## WHAT IS BEING ASKED
All lines below containing "applies" are to be listed.
Segment Start: SUPPLIED DATA
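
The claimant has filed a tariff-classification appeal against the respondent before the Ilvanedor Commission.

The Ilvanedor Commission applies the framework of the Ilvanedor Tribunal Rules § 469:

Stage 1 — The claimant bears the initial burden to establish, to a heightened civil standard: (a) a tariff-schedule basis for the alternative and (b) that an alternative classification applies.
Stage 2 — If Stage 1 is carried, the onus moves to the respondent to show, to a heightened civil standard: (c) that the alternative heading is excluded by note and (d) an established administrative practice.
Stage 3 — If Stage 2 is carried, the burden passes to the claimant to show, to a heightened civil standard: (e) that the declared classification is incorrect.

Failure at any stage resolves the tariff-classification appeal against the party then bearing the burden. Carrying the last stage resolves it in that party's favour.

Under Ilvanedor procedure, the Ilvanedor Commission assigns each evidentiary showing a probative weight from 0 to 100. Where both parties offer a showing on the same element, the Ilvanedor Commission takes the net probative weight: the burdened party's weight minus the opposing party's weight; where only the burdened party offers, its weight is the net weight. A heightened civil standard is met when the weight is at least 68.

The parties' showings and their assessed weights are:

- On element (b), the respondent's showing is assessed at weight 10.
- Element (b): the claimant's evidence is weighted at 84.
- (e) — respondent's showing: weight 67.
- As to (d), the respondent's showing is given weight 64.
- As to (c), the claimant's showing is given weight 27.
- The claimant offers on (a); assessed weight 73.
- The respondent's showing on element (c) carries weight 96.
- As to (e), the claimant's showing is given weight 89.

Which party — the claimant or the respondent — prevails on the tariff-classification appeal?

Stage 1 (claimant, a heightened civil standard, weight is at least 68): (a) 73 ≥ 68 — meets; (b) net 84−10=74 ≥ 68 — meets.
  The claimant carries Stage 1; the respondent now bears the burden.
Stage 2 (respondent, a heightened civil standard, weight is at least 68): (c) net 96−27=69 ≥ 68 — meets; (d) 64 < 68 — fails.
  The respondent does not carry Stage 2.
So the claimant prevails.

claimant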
Segment End: SUPPLIED DATA
Segment Start: SUPPLIED DATA
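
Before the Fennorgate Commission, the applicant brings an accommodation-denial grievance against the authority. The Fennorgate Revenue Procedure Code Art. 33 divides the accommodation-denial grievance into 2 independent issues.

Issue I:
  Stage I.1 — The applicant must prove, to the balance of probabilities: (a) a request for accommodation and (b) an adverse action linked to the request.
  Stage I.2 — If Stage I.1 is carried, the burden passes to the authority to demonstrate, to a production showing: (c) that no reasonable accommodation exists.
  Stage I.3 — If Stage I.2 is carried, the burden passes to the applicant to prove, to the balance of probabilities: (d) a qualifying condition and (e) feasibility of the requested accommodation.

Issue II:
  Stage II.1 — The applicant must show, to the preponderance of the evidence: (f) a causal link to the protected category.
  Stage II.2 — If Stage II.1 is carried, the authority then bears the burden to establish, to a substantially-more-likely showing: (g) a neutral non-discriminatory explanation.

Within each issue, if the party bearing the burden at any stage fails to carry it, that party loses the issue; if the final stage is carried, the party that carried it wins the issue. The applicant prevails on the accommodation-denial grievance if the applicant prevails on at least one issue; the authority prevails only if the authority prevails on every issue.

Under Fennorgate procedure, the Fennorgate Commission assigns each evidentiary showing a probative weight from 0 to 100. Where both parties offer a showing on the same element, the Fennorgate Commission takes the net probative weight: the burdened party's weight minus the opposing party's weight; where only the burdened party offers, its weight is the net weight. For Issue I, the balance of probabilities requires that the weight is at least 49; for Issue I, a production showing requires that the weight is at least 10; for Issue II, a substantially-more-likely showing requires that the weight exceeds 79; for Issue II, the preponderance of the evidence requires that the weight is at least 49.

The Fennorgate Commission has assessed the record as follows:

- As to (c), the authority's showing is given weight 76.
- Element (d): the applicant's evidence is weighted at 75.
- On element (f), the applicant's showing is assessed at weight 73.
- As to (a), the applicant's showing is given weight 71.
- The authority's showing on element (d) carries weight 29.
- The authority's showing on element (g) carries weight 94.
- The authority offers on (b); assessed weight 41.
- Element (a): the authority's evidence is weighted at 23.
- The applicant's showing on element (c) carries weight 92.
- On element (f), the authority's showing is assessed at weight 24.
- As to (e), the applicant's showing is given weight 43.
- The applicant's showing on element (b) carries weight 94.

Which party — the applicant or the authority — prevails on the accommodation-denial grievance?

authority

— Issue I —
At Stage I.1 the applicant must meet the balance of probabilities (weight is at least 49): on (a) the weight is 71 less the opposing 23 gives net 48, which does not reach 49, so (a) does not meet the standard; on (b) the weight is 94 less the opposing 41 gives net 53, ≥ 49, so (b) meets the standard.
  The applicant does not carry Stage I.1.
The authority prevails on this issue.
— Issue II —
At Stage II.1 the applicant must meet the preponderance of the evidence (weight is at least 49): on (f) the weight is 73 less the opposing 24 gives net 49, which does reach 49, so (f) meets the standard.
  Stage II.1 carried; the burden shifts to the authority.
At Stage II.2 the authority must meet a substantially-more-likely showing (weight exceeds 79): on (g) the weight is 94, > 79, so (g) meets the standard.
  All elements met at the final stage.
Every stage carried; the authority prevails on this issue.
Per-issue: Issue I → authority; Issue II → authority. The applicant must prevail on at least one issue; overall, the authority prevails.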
Segment End: SUPPLIED DATA
Segment Start: SUPPLIED DATA
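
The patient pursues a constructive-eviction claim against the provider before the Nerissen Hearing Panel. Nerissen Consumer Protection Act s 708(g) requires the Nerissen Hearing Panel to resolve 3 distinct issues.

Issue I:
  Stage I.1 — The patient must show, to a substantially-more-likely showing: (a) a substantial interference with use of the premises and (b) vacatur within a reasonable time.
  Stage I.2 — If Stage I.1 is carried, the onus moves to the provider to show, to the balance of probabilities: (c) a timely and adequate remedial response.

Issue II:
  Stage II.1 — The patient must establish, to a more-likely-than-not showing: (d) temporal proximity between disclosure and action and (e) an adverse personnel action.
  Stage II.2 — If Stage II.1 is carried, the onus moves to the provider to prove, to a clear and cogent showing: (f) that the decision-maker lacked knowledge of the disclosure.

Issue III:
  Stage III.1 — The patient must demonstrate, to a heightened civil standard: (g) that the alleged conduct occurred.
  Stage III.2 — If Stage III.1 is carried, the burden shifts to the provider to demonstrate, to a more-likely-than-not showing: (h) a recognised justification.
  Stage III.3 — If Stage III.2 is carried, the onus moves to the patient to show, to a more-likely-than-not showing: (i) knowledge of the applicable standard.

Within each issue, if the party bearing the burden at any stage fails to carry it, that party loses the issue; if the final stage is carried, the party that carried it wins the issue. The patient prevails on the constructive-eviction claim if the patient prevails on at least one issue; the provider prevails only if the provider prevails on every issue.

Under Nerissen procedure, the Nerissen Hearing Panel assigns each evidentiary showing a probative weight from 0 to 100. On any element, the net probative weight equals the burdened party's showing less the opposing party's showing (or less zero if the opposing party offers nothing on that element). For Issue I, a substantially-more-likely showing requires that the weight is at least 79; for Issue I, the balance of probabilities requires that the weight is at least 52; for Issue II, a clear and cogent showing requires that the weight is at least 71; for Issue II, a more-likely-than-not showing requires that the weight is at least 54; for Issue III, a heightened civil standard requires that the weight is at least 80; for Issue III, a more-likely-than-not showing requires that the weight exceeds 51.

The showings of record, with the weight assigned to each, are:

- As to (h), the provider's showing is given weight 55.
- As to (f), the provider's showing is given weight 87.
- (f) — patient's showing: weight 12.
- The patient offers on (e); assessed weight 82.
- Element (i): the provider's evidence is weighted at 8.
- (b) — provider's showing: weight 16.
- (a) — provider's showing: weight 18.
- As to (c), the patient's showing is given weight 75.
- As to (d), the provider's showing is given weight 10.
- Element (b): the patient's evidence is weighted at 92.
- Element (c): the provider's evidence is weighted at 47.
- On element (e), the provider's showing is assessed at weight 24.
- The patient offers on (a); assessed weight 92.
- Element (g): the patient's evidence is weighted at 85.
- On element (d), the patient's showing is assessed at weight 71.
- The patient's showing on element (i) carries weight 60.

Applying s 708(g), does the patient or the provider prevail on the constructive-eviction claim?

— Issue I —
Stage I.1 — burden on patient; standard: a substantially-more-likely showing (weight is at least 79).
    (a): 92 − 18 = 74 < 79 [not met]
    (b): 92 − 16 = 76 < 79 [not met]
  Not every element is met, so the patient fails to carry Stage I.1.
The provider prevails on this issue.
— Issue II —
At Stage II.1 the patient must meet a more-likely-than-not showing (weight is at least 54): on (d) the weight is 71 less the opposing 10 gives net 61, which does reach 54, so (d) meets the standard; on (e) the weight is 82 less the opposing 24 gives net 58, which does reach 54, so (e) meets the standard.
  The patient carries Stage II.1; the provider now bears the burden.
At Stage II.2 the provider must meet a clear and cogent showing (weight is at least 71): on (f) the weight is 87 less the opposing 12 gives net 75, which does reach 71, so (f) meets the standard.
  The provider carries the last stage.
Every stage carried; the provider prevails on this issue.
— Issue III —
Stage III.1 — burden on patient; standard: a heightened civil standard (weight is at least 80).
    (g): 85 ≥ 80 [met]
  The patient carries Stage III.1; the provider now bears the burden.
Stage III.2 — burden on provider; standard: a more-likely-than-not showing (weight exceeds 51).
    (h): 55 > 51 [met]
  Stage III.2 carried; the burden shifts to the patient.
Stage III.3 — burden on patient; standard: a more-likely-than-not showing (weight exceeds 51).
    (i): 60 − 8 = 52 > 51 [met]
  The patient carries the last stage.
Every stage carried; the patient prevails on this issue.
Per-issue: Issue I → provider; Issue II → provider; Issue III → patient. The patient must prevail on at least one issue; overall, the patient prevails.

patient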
Segment End: SUPPLIED DATA
## RESULT FOR THIS TASK
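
The Ilvanedor Commission applies the framework of the Ilvanedor Tribunal Rules § 469:
Stage 1 — The claimant bears the initial burden to establish, to a heightened civil standard: (a) a tariff-schedule basis for the alternative and (b) that an alternative classification applies.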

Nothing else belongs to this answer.